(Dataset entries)
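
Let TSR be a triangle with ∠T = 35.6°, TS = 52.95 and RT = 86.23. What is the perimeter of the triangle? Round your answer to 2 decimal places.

By the law of cosines, SR² = RT² + TS² − 2·RT·TS·cos T = 2814.3, so SR ≈ 53.05.
Semiperimeter s = (53.05+86.23+52.95)/2 = 96.115.
Perimeter = 53.05 + 86.23 + 52.95 = 192.23.

perimeter ≈ 192.23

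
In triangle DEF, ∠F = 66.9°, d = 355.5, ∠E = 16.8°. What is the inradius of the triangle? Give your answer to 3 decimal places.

The third angle is ∠D = 180° − ∠E − ∠F = 96.30°.
Law of sines: e = d·sin E/sin D ≈ 103.38.
Law of sines: f = d·sin F/sin D ≈ 328.98.
Area = ½·d·e·sin F ≈ 16902.
Semiperimeter s = (355.5+103.38+328.98)/2 = 393.93.
Inradius = area/s = 16902/393.93 ≈ 42.905.

42.905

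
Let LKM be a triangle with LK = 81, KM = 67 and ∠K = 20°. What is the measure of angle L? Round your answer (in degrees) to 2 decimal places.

∠L ≈ 51.79°

By the law of cosines, ML² = LK² + KM² − 2·LK·KM·cos K = 850.58, so ML ≈ 29.165.
Law of cosines again: cos L = (ML² + LK² − KM²)/(2·ML·LK) ≈ 0.61858, so ∠L ≈ 51.79°.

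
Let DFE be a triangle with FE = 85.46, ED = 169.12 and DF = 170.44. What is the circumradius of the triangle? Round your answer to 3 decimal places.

87.723

By the law of cosines, cos D = (ED² + DF² − FE²) / (2·ED·DF) ≈ 0.87334, so ∠D ≈ 29.15°.
Circumradius = FE/(2 sin D) ≈ 87.723.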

Task to complete ->
Copy the whole of the data above exactly.

Response box ->
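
Let TSR be a triangle with ∠T = 35.6°, TS = 52.95 and RT = 86.23. What is the perimeter of the triangle? Round your answer to 2 decimal places.

By the law of cosines, SR² = RT² + TS² − 2·RT·TS·cos T = 2814.3, so SR ≈ 53.05.
Semiperimeter s = (53.05+86.23+52.95)/2 = 96.115.
Perimeter = 53.05 + 86.23 + 52.95 = 192.23.

perimeter ≈ 192.23

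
In triangle DEF, ∠F = 66.9°, d = 355.5, ∠E = 16.8°. What is the inradius of the triangle? Give your answer to 3 decimal places.

The third angle is ∠D = 180° − ∠E − ∠F = 96.30°.
Law of sines: e = d·sin E/sin D ≈ 103.38.
Law of sines: f = d·sin F/sin D ≈ 328.98.
Area = ½·d·e·sin F ≈ 16902.
Semiperimeter s = (355.5+103.38+328.98)/2 = 393.93.
Inradius = area/s = 16902/393.93 ≈ 42.905.

42.905

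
Let LKM be a triangle with LK = 81, KM = 67 and ∠K = 20°. What is the measure of angle L? Round your answer (in degrees) to 2 decimal places.

∠L ≈ 51.79°

By the law of cosines, ML² = LK² + KM² − 2·LK·KM·cos K = 850.58, so ML ≈ 29.165.
Law of cosines again: cos L = (ML² + LK² − KM²)/(2·ML·LK) ≈ 0.61858, so ∠L ≈ 51.79°.

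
Let DFE be a triangle with FE = 85.46, ED = 169.12 and DF = 170.44. What is the circumradius of the triangle? Round your answer to 3 decimal places.

87.723

By the law of cosines, cos D = (ED² + DF² − FE²) / (2·ED·DF) ≈ 0.87334, so ∠D ≈ 29.15°.
Circumradius = FE/(2 sin D) ≈ 87.723.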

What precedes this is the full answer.